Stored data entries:
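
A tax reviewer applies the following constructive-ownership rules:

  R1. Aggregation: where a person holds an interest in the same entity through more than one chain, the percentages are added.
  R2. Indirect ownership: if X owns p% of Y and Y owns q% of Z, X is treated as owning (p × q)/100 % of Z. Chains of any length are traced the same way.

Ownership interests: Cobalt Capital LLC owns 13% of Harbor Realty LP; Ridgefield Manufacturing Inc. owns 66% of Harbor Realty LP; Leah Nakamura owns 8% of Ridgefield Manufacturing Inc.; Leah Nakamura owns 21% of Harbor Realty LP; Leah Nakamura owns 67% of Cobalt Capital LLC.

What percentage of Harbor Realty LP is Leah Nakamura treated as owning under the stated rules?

34.99%

Chain via Cobalt Capital LLC (R2): 67% × 13% = 8.71% of Harbor Realty LP.
Chain via Ridgefield Manufacturing Inc. (R2): 8% × 66% = 5.28% of Harbor Realty LP.
Direct interest in Harbor Realty LP: 21%.
Aggregating (R1): 8.71% + 5.28% + 21% = 34.99%.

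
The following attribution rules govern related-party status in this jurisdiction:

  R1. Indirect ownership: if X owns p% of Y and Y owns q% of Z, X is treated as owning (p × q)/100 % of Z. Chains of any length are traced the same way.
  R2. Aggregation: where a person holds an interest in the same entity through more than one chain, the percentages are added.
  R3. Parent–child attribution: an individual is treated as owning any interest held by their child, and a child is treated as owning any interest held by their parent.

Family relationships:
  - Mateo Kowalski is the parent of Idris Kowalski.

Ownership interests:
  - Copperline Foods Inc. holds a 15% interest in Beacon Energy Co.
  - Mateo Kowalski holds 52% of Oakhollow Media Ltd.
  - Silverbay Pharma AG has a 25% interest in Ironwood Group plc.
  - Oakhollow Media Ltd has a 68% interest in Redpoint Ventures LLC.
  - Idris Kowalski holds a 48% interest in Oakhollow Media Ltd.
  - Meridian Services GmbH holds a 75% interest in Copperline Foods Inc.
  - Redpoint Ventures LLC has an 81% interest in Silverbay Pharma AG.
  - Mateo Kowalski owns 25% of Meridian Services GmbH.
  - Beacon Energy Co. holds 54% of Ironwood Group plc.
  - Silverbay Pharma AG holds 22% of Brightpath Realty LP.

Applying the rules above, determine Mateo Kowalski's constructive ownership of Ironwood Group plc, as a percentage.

By parent–child attribution (R3), Mateo Kowalski is treated as also owning Idris Kowalski's interest in Oakhollow Media Ltd, giving 52% + 48% = 100%.
Chain via Oakhollow Media Ltd → Redpoint Ventures LLC → Silverbay Pharma AG (R1): 100% × 68% × 81% × 25% = 13.77% of Ironwood Group plc.
Chain via Meridian Services GmbH → Copperline Foods Inc. → Beacon Energy Co. (R1): 25% × 75% × 15% × 54% = 1.51875% of Ironwood Group plc.
Aggregating (R2): 13.77% + 1.51875% = 15.28875%.

15.28875%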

# Directions for this task
Return, unchanged, the run of lines above that opens with the line containing "- Silverbay Pharma AG has" and closes with the line containing "- Idris Kowalski". Include both.

# Result for this task
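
  - Silverbay Pharma AG has a 25% interest in Ironwood Group plc.
  - Oakhollow Media Ltd has a 68% interest in Redpoint Ventures LLC.
  - Idris Kowalski holds a 48% interest in Oakhollow Media Ltd.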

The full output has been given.